## Instructions for the task
I would like you to transcribe all of the data exactly.

## Records for this task

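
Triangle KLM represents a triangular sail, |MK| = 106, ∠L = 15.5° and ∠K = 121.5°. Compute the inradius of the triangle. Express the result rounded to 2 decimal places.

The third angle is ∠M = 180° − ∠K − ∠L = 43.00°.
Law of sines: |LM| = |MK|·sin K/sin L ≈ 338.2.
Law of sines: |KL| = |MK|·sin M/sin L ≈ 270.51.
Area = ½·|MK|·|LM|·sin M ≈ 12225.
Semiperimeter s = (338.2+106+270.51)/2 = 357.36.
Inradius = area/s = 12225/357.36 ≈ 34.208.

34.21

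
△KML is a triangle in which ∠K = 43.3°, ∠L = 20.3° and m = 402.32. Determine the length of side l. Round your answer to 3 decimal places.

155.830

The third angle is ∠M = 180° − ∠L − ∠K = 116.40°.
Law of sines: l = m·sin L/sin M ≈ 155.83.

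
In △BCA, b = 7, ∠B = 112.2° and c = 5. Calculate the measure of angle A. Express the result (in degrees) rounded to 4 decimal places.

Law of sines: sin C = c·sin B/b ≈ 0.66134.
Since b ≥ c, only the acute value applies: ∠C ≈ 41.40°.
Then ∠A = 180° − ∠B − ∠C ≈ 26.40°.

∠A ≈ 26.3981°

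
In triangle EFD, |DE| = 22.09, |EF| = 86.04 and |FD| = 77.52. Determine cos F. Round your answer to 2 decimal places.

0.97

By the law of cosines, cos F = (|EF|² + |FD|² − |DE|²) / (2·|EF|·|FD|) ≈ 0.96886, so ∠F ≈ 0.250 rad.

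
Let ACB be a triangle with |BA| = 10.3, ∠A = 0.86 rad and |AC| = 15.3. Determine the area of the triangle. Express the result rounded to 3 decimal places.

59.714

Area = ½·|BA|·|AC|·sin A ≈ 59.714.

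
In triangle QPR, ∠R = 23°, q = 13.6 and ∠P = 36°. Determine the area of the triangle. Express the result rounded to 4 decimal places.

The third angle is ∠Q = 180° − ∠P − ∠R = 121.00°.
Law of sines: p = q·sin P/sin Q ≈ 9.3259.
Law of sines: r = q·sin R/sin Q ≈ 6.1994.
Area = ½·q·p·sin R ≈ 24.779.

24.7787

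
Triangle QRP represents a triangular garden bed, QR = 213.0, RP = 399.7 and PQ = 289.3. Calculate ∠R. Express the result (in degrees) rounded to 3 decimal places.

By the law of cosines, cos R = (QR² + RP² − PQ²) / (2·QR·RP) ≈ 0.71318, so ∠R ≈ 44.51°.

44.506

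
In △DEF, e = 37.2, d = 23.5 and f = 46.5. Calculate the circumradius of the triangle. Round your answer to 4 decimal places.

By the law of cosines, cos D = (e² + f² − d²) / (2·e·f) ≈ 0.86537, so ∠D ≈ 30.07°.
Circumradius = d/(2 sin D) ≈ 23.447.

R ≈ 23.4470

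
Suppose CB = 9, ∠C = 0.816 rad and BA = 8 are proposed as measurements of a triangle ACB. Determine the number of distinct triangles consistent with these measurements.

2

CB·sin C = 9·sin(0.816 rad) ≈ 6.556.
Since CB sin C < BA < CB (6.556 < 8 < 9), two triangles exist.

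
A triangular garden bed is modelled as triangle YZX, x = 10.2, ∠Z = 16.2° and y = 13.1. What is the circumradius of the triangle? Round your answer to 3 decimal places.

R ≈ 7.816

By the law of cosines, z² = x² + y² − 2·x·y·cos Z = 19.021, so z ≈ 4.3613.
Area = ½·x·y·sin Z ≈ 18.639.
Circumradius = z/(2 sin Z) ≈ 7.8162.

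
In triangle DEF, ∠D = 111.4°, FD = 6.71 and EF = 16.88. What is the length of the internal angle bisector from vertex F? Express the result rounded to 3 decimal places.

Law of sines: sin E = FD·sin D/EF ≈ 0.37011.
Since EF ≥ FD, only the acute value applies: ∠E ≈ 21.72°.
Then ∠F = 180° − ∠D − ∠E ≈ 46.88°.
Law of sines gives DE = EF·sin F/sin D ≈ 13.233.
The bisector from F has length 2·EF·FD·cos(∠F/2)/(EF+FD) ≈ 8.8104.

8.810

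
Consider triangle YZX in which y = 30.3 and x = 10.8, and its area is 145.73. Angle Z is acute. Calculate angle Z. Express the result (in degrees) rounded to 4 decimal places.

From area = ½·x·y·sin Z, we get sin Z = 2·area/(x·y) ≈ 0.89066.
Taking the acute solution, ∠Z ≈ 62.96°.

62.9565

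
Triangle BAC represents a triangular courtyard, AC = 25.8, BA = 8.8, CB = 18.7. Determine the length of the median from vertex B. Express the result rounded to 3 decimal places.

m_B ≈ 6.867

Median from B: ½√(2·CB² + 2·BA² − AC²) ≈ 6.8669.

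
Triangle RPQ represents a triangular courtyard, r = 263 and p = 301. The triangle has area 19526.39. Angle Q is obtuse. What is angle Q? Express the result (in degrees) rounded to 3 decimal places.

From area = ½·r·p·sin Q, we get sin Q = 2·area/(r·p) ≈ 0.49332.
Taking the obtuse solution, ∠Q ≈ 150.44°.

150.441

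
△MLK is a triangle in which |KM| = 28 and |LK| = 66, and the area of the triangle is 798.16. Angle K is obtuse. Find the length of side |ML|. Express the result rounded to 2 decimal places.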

## Solution
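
Triangle KLM represents a triangular sail, |MK| = 106, ∠L = 15.5° and ∠K = 121.5°. Compute the inradius of the triangle. Express the result rounded to 2 decimal places.

The third angle is ∠M = 180° − ∠K − ∠L = 43.00°.
Law of sines: |LM| = |MK|·sin K/sin L ≈ 338.2.
Law of sines: |KL| = |MK|·sin M/sin L ≈ 270.51.
Area = ½·|MK|·|LM|·sin M ≈ 12225.
Semiperimeter s = (338.2+106+270.51)/2 = 357.36.
Inradius = area/s = 12225/357.36 ≈ 34.208.

34.21

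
△KML is a triangle in which ∠K = 43.3°, ∠L = 20.3° and m = 402.32. Determine the length of side l. Round your answer to 3 decimal places.

155.830

The third angle is ∠M = 180° − ∠L − ∠K = 116.40°.
Law of sines: l = m·sin L/sin M ≈ 155.83.

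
In △BCA, b = 7, ∠B = 112.2° and c = 5. Calculate the measure of angle A. Express the result (in degrees) rounded to 4 decimal places.

Law of sines: sin C = c·sin B/b ≈ 0.66134.
Since b ≥ c, only the acute value applies: ∠C ≈ 41.40°.
Then ∠A = 180° − ∠B − ∠C ≈ 26.40°.

∠A ≈ 26.3981°

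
In triangle EFD, |DE| = 22.09, |EF| = 86.04 and |FD| = 77.52. Determine cos F. Round your answer to 2 decimal places.

0.97

By the law of cosines, cos F = (|EF|² + |FD|² − |DE|²) / (2·|EF|·|FD|) ≈ 0.96886, so ∠F ≈ 0.250 rad.

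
Let ACB be a triangle with |BA| = 10.3, ∠A = 0.86 rad and |AC| = 15.3. Determine the area of the triangle. Express the result rounded to 3 decimal places.

59.714

Area = ½·|BA|·|AC|·sin A ≈ 59.714.

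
In triangle QPR, ∠R = 23°, q = 13.6 and ∠P = 36°. Determine the area of the triangle. Express the result rounded to 4 decimal places.

The third angle is ∠Q = 180° − ∠P − ∠R = 121.00°.
Law of sines: p = q·sin P/sin Q ≈ 9.3259.
Law of sines: r = q·sin R/sin Q ≈ 6.1994.
Area = ½·q·p·sin R ≈ 24.779.

24.7787

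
Triangle QRP represents a triangular garden bed, QR = 213.0, RP = 399.7 and PQ = 289.3. Calculate ∠R. Express the result (in degrees) rounded to 3 decimal places.

By the law of cosines, cos R = (QR² + RP² − PQ²) / (2·QR·RP) ≈ 0.71318, so ∠R ≈ 44.51°.

44.506

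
In △DEF, e = 37.2, d = 23.5 and f = 46.5. Calculate the circumradius of the triangle. Round your answer to 4 decimal places.

By the law of cosines, cos D = (e² + f² − d²) / (2·e·f) ≈ 0.86537, so ∠D ≈ 30.07°.
Circumradius = d/(2 sin D) ≈ 23.447.

R ≈ 23.4470

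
Suppose CB = 9, ∠C = 0.816 rad and BA = 8 are proposed as measurements of a triangle ACB. Determine the number of distinct triangles consistent with these measurements.

2

CB·sin C = 9·sin(0.816 rad) ≈ 6.556.
Since CB sin C < BA < CB (6.556 < 8 < 9), two triangles exist.

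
A triangular garden bed is modelled as triangle YZX, x = 10.2, ∠Z = 16.2° and y = 13.1. What is the circumradius of the triangle? Round your answer to 3 decimal places.

R ≈ 7.816

By the law of cosines, z² = x² + y² − 2·x·y·cos Z = 19.021, so z ≈ 4.3613.
Area = ½·x·y·sin Z ≈ 18.639.
Circumradius = z/(2 sin Z) ≈ 7.8162.

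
In triangle DEF, ∠D = 111.4°, FD = 6.71 and EF = 16.88. What is the length of the internal angle bisector from vertex F? Express the result rounded to 3 decimal places.

Law of sines: sin E = FD·sin D/EF ≈ 0.37011.
Since EF ≥ FD, only the acute value applies: ∠E ≈ 21.72°.
Then ∠F = 180° − ∠D − ∠E ≈ 46.88°.
Law of sines gives DE = EF·sin F/sin D ≈ 13.233.
The bisector from F has length 2·EF·FD·cos(∠F/2)/(EF+FD) ≈ 8.8104.

8.810

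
Consider triangle YZX in which y = 30.3 and x = 10.8, and its area is 145.73. Angle Z is acute. Calculate angle Z. Express the result (in degrees) rounded to 4 decimal places.

From area = ½·x·y·sin Z, we get sin Z = 2·area/(x·y) ≈ 0.89066.
Taking the acute solution, ∠Z ≈ 62.96°.

62.9565

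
Triangle BAC represents a triangular courtyard, AC = 25.8, BA = 8.8, CB = 18.7. Determine the length of the median from vertex B. Express the result rounded to 3 decimal places.

m_B ≈ 6.867

Median from B: ½√(2·CB² + 2·BA² − AC²) ≈ 6.8669.

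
Triangle RPQ represents a triangular courtyard, r = 263 and p = 301. The triangle has area 19526.39. Angle Q is obtuse. What is angle Q? Express the result (in degrees) rounded to 3 decimal places.

From area = ½·r·p·sin Q, we get sin Q = 2·area/(r·p) ≈ 0.49332.
Taking the obtuse solution, ∠Q ≈ 150.44°.

150.441

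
△MLK is a triangle in which |KM| = 28 and |LK| = 66, and the area of the triangle is 798.16. Angle K is obtuse. Find the length of side |ML|. Express the result rounded to 2 decimal places.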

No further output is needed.